» **What needs to be done**:
Copy every line from the data below in which the string "Maximize" can be found.

» **Data provided**:
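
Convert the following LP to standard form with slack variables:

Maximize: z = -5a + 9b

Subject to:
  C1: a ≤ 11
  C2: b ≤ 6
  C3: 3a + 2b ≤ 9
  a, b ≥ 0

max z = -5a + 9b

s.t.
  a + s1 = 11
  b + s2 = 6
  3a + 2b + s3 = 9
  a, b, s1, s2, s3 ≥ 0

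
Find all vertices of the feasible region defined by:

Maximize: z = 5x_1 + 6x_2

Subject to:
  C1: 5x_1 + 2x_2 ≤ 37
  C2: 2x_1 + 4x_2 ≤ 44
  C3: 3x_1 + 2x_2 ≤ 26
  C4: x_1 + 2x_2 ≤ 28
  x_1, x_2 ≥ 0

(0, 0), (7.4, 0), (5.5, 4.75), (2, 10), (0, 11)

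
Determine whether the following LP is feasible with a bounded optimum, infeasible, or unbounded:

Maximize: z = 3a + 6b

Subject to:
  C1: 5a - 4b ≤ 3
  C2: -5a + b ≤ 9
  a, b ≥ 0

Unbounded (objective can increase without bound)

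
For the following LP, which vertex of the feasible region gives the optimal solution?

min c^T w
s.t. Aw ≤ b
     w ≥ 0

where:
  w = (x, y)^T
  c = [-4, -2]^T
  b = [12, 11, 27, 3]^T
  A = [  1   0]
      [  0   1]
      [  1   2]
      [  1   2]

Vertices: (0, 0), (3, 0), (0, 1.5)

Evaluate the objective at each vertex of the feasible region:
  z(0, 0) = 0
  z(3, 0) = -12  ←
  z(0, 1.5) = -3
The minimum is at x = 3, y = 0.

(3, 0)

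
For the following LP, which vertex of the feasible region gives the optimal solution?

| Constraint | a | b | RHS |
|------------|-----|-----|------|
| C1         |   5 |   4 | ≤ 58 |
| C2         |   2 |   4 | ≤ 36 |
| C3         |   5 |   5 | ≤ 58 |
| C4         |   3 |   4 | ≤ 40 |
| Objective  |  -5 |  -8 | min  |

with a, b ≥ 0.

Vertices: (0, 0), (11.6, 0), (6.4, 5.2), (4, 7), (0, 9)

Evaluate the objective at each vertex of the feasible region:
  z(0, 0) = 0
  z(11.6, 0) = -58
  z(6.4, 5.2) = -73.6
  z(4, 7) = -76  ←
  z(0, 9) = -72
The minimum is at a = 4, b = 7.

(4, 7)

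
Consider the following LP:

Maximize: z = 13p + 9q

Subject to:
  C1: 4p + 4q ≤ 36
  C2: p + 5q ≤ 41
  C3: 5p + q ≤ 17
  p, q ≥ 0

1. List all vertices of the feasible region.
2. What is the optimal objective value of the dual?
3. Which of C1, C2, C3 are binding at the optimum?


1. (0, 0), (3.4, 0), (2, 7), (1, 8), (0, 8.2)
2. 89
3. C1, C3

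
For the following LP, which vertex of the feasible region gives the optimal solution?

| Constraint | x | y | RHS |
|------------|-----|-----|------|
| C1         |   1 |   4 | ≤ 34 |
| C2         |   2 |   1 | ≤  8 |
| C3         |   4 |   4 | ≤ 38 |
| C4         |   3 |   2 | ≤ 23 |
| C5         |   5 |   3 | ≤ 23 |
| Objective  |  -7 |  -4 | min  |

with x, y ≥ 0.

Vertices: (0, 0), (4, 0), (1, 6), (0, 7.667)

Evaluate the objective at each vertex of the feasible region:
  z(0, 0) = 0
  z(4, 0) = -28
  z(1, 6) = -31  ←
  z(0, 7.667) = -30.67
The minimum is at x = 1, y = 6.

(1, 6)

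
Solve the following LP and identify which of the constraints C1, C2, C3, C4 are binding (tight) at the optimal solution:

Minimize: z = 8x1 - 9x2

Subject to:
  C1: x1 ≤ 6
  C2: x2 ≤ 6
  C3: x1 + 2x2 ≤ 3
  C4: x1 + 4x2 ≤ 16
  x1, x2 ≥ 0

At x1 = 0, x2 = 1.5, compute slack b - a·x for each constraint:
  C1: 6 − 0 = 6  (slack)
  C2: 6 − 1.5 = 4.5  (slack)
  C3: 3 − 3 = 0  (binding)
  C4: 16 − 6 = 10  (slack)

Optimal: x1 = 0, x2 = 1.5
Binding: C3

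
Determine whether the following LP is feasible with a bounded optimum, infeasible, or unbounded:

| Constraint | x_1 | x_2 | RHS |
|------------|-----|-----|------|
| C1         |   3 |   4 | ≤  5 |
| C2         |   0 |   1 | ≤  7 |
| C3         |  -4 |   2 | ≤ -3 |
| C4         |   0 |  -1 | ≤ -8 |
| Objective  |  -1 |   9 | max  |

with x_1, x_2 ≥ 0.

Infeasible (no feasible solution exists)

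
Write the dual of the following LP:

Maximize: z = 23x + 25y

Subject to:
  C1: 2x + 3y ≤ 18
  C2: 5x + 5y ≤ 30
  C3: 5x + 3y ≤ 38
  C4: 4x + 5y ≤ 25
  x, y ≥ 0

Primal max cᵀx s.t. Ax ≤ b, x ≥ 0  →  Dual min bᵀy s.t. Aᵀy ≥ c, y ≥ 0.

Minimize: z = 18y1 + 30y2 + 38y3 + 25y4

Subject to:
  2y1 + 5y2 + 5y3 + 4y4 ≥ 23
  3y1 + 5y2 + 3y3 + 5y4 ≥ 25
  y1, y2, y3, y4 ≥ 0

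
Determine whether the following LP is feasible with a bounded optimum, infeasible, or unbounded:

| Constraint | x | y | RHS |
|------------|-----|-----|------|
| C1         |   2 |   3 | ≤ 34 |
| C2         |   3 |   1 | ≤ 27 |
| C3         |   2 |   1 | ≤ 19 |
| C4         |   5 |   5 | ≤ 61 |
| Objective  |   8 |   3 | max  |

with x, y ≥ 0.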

» **Written answer**:
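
Maximize: z = -5a + 9b
Maximize: z = 5x_1 + 6x_2
Maximize: z = 3a + 6b
Maximize: z = 13p + 9q
Maximize: z = 23x + 25y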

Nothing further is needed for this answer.